Extracted entries section start
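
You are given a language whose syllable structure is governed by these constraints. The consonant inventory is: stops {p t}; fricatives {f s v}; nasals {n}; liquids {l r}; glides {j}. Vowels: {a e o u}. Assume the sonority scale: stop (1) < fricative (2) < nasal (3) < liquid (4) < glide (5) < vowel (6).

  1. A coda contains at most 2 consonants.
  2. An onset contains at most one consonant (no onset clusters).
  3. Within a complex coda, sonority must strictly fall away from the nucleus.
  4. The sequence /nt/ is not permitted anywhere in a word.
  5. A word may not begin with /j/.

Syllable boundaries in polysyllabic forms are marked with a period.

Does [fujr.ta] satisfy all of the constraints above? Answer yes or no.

yes

[fujr.ta] — σ1 onset /f/, coda /jr/ (5→4 falls) ok; σ2 onset /t/, coda /∅/ ok → phonotactically legal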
Extracted entries section end
→ Task to complete: All of the material is to be written out exactly.

→ Result of the task:
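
You are given a language whose syllable structure is governed by these constraints. The consonant inventory is: stops {p t}; fricatives {f s v}; nasals {n}; liquids {l r}; glides {j}. Vowels: {a e o u}. Assume the sonority scale: stop (1) < fricative (2) < nasal (3) < liquid (4) < glide (5) < vowel (6).

  1. A coda contains at most 2 consonants.
  2. An onset contains at most one consonant (no onset clusters).
  3. Within a complex coda, sonority must strictly fall away from the nucleus.
  4. The sequence /nt/ is not permitted anywhere in a word.
  5. A word may not begin with /j/.

Syllable boundaries in polysyllabic forms are marked with a period.

Does [fujr.ta] satisfy all of the constraints above? Answer yes or no.

yes

[fujr.ta] — σ1 onset /f/, coda /jr/ (5→4 falls) ok; σ2 onset /t/, coda /∅/ ok → phonotactically legal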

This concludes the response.